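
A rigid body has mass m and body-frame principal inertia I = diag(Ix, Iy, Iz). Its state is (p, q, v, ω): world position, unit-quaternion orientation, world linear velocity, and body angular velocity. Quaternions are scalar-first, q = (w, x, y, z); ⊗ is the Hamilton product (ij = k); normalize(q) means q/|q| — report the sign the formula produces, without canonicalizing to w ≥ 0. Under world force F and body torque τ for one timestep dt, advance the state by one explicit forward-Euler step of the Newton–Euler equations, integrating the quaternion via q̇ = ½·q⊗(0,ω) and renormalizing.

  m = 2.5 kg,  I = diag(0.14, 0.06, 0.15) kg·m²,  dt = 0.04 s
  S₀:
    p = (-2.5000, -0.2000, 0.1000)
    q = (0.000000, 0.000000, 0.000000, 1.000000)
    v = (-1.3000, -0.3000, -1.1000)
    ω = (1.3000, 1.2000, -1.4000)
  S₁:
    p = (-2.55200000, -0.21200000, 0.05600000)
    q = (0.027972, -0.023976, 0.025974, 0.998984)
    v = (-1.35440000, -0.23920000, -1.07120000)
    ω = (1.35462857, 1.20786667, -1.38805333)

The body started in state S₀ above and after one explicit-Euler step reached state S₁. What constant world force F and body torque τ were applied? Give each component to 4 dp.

F = (-3.4000, 3.8000, 1.8000)
τ = (0.0400, 0.0300, -0.0800)

Δω = ω₁−ω₀ = (0.05462857, 0.00786667, 0.01194667)
gyro term ω₀×Iω₀ = (-0.1512, 0.0182, -0.1248)
I·α + gyro = (0.0400, 0.0300, -0.0800)
Δv = v₁−v₀ = (-0.05440000, 0.06080000, 0.02880000)
m·(v₁−v₀)/dt = (-3.4000, 3.8000, 1.8000)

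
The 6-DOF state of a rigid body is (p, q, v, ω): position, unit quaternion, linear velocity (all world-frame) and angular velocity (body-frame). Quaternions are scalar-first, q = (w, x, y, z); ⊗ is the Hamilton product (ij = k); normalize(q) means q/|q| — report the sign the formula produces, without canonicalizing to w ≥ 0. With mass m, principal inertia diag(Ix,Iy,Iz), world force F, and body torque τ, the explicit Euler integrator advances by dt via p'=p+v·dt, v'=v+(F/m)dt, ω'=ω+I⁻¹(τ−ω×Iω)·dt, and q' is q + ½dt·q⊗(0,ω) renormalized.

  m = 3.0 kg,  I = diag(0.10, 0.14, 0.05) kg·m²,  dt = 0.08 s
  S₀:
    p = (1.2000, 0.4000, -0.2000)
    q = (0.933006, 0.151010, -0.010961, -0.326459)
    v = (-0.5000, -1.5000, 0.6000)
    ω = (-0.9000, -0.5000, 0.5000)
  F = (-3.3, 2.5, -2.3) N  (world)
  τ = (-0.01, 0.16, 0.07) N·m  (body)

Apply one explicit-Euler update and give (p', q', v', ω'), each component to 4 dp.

p' = (1.1600, 0.2800, -0.1520)
q' = (0.9438, 0.1106, -0.0209, -0.3109)
v' = (-0.5880, -1.4333, 0.5387)
ω' = (-0.9260, -0.3957, 0.5832)

p' = p + v·dt = (1.1600, 0.2800, -0.1520)
new velocity v' = (-0.5880, -1.4333, 0.5387)
(τ − ω×Iω)/I = (-0.3250, 1.3036, 1.0400)
new body rate ω' = (-0.9260, -0.3957, 0.5832)
Hamilton product q⊗(0,ω) = (0.2936580, -1.0084154, -0.2481949, 0.3811331)
q + ½dt·q⊗(0,ω), renormalized = (0.9438, 0.1106, -0.0209, -0.3109)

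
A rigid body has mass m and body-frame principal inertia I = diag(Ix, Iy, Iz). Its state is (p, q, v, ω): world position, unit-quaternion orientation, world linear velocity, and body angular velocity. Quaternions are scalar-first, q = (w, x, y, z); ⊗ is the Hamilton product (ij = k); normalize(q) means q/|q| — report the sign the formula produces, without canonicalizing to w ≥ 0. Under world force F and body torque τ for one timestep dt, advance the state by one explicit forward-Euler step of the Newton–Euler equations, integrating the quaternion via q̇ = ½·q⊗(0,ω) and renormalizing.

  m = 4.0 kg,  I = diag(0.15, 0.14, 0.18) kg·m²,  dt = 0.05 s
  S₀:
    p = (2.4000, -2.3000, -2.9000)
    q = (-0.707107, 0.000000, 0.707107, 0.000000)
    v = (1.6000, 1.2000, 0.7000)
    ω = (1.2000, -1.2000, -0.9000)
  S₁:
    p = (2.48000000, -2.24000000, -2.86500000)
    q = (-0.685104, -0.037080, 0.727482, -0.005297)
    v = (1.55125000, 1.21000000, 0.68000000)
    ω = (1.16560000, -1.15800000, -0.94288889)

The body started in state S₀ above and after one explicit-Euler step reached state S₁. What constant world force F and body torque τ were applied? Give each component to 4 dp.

Δω = ω₁−ω₀ = (-0.03440000, 0.04200000, -0.04288889)
gyro term ω₀×Iω₀ = (0.0432, 0.0324, 0.0144)
I·α + gyro = (-0.0600, 0.1500, -0.1400)
v₁ − v₀ = (-0.04875000, 0.01000000, -0.02000000)
F = m·Δv/dt = (-3.9000, 0.8000, -1.6000)

F = (-3.9000, 0.8000, -1.6000)
τ = (-0.0600, 0.1500, -0.1400)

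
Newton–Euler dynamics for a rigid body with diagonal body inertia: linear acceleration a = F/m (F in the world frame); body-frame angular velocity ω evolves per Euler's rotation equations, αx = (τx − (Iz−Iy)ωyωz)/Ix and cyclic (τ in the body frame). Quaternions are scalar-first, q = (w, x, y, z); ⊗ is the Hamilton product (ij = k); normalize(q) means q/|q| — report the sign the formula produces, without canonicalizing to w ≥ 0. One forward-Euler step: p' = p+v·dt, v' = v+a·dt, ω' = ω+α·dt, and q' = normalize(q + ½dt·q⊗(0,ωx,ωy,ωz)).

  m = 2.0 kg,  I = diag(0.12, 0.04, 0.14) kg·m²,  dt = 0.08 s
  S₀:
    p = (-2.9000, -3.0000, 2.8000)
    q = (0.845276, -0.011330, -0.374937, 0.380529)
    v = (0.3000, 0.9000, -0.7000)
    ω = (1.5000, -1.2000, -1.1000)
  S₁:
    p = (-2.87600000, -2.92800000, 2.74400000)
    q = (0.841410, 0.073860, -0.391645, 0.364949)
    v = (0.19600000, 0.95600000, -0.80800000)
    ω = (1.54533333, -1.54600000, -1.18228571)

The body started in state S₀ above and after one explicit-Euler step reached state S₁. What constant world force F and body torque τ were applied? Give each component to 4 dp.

Δv = v₁−v₀ = (-0.10400000, 0.05600000, -0.10800000)
m·(v₁−v₀)/dt = (-2.6000, 1.4000, -2.7000)
rate change Δω = (0.04533333, -0.34600000, -0.08228571)
precession coupling = (0.1320, 0.0330, 0.1440)
τ = I·(Δω/dt) + ω₀×(Iω₀) = (0.2000, -0.1400, 0.0000)

F = (-2.6000, 1.4000, -2.7000)
τ = (0.2000, -0.1400, 0.0000)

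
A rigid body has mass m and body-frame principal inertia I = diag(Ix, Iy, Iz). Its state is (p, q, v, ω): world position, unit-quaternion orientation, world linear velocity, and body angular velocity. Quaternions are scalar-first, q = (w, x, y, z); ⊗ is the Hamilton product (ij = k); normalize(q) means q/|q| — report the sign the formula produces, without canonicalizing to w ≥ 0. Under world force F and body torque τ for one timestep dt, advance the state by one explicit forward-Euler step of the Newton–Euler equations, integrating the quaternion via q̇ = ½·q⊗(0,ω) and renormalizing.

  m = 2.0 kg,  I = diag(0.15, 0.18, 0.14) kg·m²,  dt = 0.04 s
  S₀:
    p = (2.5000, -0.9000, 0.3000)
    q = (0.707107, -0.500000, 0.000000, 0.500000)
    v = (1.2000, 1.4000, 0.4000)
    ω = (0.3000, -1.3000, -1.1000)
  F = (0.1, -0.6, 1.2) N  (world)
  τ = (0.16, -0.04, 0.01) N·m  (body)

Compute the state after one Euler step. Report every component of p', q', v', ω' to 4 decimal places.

p' = (2.5480, -0.8440, 0.3160)
q' = (0.7207, -0.4825, -0.0264, 0.4971)
v' = (1.2020, 1.3880, 0.4240)
ω' = (0.3579, -1.3082, -1.0938)

a = (0.0500, -0.3000, 0.6000)
p + v·dt = (2.5480, -0.8440, 0.3160)
v + (F/m)dt = (1.2020, 1.3880, 0.4240)
angular accel α = (1.4480, -0.2039, 0.1550)
ω' = ω + α·dt = (0.3579, -1.3082, -1.0938)
2q̇ = q⊗(0,ω) = (0.7000000, 0.8621321, -1.3192391, -0.1278177)
q' = normalize(q + ½dt·q⊗(0,ω)) = (0.7207, -0.4825, -0.0264, 0.4971)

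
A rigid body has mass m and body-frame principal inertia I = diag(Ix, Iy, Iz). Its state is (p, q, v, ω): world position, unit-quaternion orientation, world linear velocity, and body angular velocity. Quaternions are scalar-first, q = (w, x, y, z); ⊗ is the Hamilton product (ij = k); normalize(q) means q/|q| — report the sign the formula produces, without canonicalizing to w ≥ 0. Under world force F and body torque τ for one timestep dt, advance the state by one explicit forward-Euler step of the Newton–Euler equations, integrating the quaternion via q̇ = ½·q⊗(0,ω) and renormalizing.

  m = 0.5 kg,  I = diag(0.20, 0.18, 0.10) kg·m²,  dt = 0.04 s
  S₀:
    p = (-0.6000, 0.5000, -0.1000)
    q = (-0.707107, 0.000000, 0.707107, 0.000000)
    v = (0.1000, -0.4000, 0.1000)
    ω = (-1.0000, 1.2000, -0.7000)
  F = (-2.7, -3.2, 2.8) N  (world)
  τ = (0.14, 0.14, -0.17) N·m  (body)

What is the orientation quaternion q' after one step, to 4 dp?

q' = (-0.7237, 0.0042, 0.6897, 0.0240)

Hamilton product q⊗(0,ω) = (-0.8485284, 0.2121321, -0.8485284, 1.2020819)
updated quaternion q' = (-0.7237, 0.0042, 0.6897, 0.0240)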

EXERCISE: Reproduce the material above exactly, beginning at its first line and ending with the line that holds "ω = (1.35462857, 1.20786667, -1.38805333)". Include nothing else.

YOUR RESPONSE:
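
A rigid body has mass m and body-frame principal inertia I = diag(Ix, Iy, Iz). Its state is (p, q, v, ω): world position, unit-quaternion orientation, world linear velocity, and body angular velocity. Quaternions are scalar-first, q = (w, x, y, z); ⊗ is the Hamilton product (ij = k); normalize(q) means q/|q| — report the sign the formula produces, without canonicalizing to w ≥ 0. Under world force F and body torque τ for one timestep dt, advance the state by one explicit forward-Euler step of the Newton–Euler equations, integrating the quaternion via q̇ = ½·q⊗(0,ω) and renormalizing.

  m = 2.5 kg,  I = diag(0.14, 0.06, 0.15) kg·m²,  dt = 0.04 s
  S₀:
    p = (-2.5000, -0.2000, 0.1000)
    q = (0.000000, 0.000000, 0.000000, 1.000000)
    v = (-1.3000, -0.3000, -1.1000)
    ω = (1.3000, 1.2000, -1.4000)
  S₁:
    p = (-2.55200000, -0.21200000, 0.05600000)
    q = (0.027972, -0.023976, 0.025974, 0.998984)
    v = (-1.35440000, -0.23920000, -1.07120000)
    ω = (1.35462857, 1.20786667, -1.38805333)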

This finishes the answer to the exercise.